(Beginning of DATASET RECORDS)

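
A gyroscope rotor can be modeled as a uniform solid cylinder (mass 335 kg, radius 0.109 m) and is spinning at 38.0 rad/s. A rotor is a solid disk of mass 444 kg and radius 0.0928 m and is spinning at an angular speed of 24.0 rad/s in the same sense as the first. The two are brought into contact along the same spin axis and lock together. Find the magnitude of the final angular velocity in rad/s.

No external torque acts about the common axis, so total angular momentum is conserved.
Moments of inertia: I_A = ½(335)(0.109)² = 1.990 kg·m²; I_B = ½(444)(0.0928)² = 1.912 kg·m².
Taking A's sense as positive: L = (1.990)(38.0) + (1.912)(24.0) = 121.5 kg·m²·rad/s.
Combined I = 1.990 + 1.912 = 3.902 kg·m².
ω_f = L / I = 121.5 / 3.902 = 31.14 rad/s.

|ω_f| ≈ 31.1 rad/s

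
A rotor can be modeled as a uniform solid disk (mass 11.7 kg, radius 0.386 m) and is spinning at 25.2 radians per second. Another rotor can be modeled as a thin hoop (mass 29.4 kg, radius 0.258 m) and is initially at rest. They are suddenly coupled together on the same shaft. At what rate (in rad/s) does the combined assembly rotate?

No external torque acts about the common axis, so total angular momentum is conserved.
Moments of inertia: I_A = ½(11.7)(0.386)² = 0.8716 kg·m²; I_B = (29.4)(0.258)² = 1.957 kg·m².
Taking A's sense as positive: L = (0.8716)(25.2) = 21.96 kg·m²·rad/s.
Combined I = 0.8716 + 1.957 = 2.829 kg·m².
ω_f = L / I = 21.96 / 2.829 = 7.765 rad/s.

|ω_f| ≈ 7.77 rad/s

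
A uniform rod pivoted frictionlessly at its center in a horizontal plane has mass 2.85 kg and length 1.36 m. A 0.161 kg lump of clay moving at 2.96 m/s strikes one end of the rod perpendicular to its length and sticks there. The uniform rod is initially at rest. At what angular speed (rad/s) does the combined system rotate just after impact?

|ω_f| ≈ 0.631 rad/s

About the pivot the impulsive forces during the collision are internal, so angular momentum about that axis is conserved.
I_p = (1/12)(2.85)(1.36)² = 0.4393 kg·m². Taking the sense of the lump of clay's angular momentum as positive, L_{lump} = m v R = (0.161)(2.96)(1.36/2) = 0.3241 kg·m²/s.
L_i = 0 + 0.3241 = 0.3241 kg·m²/s.
After sticking, I_f = I_p + m R² = 0.4393 + (0.161)(1.36/2)² = 0.5137 kg·m².
ω_f = L_i / I_f = 0.3241 / 0.5137 = 0.6308 rad/s.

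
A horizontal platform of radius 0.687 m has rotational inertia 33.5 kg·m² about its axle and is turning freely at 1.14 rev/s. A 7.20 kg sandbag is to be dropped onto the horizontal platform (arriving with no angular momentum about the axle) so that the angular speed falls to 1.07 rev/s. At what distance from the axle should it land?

The added mass arrives with no angular momentum about the axle, and any external torque about the axle is negligible, so the system's angular momentum is conserved.
I_p ω_i = (I_p + m r²) ω_f ⇒ m r² = I_p(ω_i/ω_f − 1) = 33.50(1.14/1.07 − 1) = 2.192 kg·m².
r = √(2.192/7.20) = 0.5517 m.

r ≈ 0.552 m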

(End of DATASET RECORDS)

WHAT IS BEING ASKED
Quote only the lines from the line containing "A uniform rod" through the end of the listing, please, keeping both the first and the last line.

SOLUTION TO THIS PROBLEM
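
A uniform rod pivoted frictionlessly at its center in a horizontal plane has mass 2.85 kg and length 1.36 m. A 0.161 kg lump of clay moving at 2.96 m/s strikes one end of the rod perpendicular to its length and sticks there. The uniform rod is initially at rest. At what angular speed (rad/s) does the combined system rotate just after impact?

|ω_f| ≈ 0.631 rad/s

About the pivot the impulsive forces during the collision are internal, so angular momentum about that axis is conserved.
I_p = (1/12)(2.85)(1.36)² = 0.4393 kg·m². Taking the sense of the lump of clay's angular momentum as positive, L_{lump} = m v R = (0.161)(2.96)(1.36/2) = 0.3241 kg·m²/s.
L_i = 0 + 0.3241 = 0.3241 kg·m²/s.
After sticking, I_f = I_p + m R² = 0.4393 + (0.161)(1.36/2)² = 0.5137 kg·m².
ω_f = L_i / I_f = 0.3241 / 0.5137 = 0.6308 rad/s.

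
A horizontal platform of radius 0.687 m has rotational inertia 33.5 kg·m² about its axle and is turning freely at 1.14 rev/s. A 7.20 kg sandbag is to be dropped onto the horizontal platform (arriving with no angular momentum about the axle) so that the angular speed falls to 1.07 rev/s. At what distance from the axle should it land?

The added mass arrives with no angular momentum about the axle, and any external torque about the axle is negligible, so the system's angular momentum is conserved.
I_p ω_i = (I_p + m r²) ω_f ⇒ m r² = I_p(ω_i/ω_f − 1) = 33.50(1.14/1.07 − 1) = 2.192 kg·m².
r = √(2.192/7.20) = 0.5517 m.

r ≈ 0.552 m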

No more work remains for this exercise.